## WORK TO COMPLETE
Each line from the one containing "Let C = 1. What" through the final line of the data below must be repeated exactly.

■ ■ ■ ■ ■

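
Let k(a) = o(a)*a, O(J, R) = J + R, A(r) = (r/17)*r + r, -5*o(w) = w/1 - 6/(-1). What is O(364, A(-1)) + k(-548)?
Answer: -5018412/85 ≈ -59040.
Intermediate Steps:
o(w) = -6/5 - w/5 (o(w) = -(w/1 - 6/(-1))/5 = -(w*1 - 6*(-1))/5 = -(w + 6)/5 = -(6 + w)/5 = -6/5 - w/5)
A(r) = r + r²/17 (A(r) = (r*(1/17))*r + r = (r/17)*r + r = r²/17 + r = r + r²/17)
k(a) = a*(-6/5 - a/5) (k(a) = (-6/5 - a/5)*a = a*(-6/5 - a/5))
O(364, A(-1)) + k(-548) = (364 + (1/17)*(-1)*(17 - 1)) - ⅕*(-548)*(6 - 548) = (364 + (1/17)*(-1)*16) - ⅕*(-548)*(-542) = (364 - 16/17) - 297016/5 = 6172/17 - 297016/5 = -5018412/85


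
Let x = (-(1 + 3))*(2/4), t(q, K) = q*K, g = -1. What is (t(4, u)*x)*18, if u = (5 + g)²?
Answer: -2304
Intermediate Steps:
u = 16 (u = (5 - 1)² = 4² = 16)
t(q, K) = K*q
x = -2 (x = (-1*4)*(2*(¼)) = -4*½ = -2)
(t(4, u)*x)*18 = ((16*4)*(-2))*18 = (64*(-2))*18 = -128*18 = -2304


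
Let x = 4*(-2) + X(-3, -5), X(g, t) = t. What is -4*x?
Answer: 52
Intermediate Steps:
x = -13 (x = 4*(-2) - 5 = -8 - 5 = -13)
-4*x = -4*(-13) = 52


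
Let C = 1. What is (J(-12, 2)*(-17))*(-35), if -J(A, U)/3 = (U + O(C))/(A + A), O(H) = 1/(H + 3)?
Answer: 5355/32 ≈ 167.34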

■ ■ ■ ■ ■

## ANSWER SECTION
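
Let C = 1. What is (J(-12, 2)*(-17))*(-35), if -J(A, U)/3 = (U + O(C))/(A + A), O(H) = 1/(H + 3)?
Answer: 5355/32 ≈ 167.34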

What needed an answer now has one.